Down to the last line, restate the material below exactly.

EXTRACTED INFORMATION>
================
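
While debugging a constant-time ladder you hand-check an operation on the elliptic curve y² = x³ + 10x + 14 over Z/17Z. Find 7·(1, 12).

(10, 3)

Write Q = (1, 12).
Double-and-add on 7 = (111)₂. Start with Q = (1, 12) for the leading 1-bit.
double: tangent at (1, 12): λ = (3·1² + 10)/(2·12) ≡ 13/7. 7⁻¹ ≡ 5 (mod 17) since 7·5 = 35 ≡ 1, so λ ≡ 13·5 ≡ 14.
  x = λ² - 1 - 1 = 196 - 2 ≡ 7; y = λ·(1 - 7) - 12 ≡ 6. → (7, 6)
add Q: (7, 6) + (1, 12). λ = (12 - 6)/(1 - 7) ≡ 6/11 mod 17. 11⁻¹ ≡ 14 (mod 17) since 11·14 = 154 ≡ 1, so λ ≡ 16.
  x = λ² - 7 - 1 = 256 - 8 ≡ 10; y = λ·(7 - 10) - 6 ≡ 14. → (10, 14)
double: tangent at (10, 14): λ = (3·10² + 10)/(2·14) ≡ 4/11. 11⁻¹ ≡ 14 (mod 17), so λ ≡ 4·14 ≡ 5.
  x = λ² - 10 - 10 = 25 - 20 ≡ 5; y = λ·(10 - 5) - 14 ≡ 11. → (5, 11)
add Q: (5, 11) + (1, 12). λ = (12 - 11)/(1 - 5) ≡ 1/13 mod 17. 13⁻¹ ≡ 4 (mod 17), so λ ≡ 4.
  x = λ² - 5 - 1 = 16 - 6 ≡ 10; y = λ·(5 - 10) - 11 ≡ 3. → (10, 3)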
================
EXERCISE SOLUTION>
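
While debugging a constant-time ladder you hand-check an operation on the elliptic curve y² = x³ + 10x + 14 over Z/17Z. Find 7·(1, 12).

(10, 3)

Write Q = (1, 12).
Double-and-add on 7 = (111)₂. Start with Q = (1, 12) for the leading 1-bit.
double: tangent at (1, 12): λ = (3·1² + 10)/(2·12) ≡ 13/7. 7⁻¹ ≡ 5 (mod 17) since 7·5 = 35 ≡ 1, so λ ≡ 13·5 ≡ 14.
  x = λ² - 1 - 1 = 196 - 2 ≡ 7; y = λ·(1 - 7) - 12 ≡ 6. → (7, 6)
add Q: (7, 6) + (1, 12). λ = (12 - 6)/(1 - 7) ≡ 6/11 mod 17. 11⁻¹ ≡ 14 (mod 17) since 11·14 = 154 ≡ 1, so λ ≡ 16.
  x = λ² - 7 - 1 = 256 - 8 ≡ 10; y = λ·(7 - 10) - 6 ≡ 14. → (10, 14)
double: tangent at (10, 14): λ = (3·10² + 10)/(2·14) ≡ 4/11. 11⁻¹ ≡ 14 (mod 17), so λ ≡ 4·14 ≡ 5.
  x = λ² - 10 - 10 = 25 - 20 ≡ 5; y = λ·(10 - 5) - 14 ≡ 11. → (5, 11)
add Q: (5, 11) + (1, 12). λ = (12 - 11)/(1 - 5) ≡ 1/13 mod 17. 13⁻¹ ≡ 4 (mod 17), so λ ≡ 4.
  x = λ² - 5 - 1 = 16 - 6 ≡ 10; y = λ·(5 - 10) - 11 ≡ 3. → (10, 3)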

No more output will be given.